§ What you should do
The response should consist of every line below, unchanged.

[Saved entries]
"""

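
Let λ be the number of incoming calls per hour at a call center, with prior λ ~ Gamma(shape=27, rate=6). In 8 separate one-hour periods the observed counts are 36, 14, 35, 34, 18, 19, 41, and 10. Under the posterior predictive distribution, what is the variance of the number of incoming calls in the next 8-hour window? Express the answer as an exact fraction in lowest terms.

10296/49

Total count: 36 + 14 + 35 + 34 + 18 + 19 + 41 + 10 = 207.
Total exposure: 8 hours.
Posterior: α' = 27 + 207 = 234, β' = 6 + 8 = 14.
The posterior predictive for a window of length T is Negative Binomial with variance T·α'·(β'+T)/β'² = 8·234·22/196 = 10296/49.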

"""

§ Answer box
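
Let λ be the number of incoming calls per hour at a call center, with prior λ ~ Gamma(shape=27, rate=6). In 8 separate one-hour periods the observed counts are 36, 14, 35, 34, 18, 19, 41, and 10. Under the posterior predictive distribution, what is the variance of the number of incoming calls in the next 8-hour window? Express the answer as an exact fraction in lowest terms.

10296/49

Total count: 36 + 14 + 35 + 34 + 18 + 19 + 41 + 10 = 207.
Total exposure: 8 hours.
Posterior: α' = 27 + 207 = 234, β' = 6 + 8 = 14.
The posterior predictive for a window of length T is Negative Binomial with variance T·α'·(β'+T)/β'² = 8·234·22/196 = 10296/49.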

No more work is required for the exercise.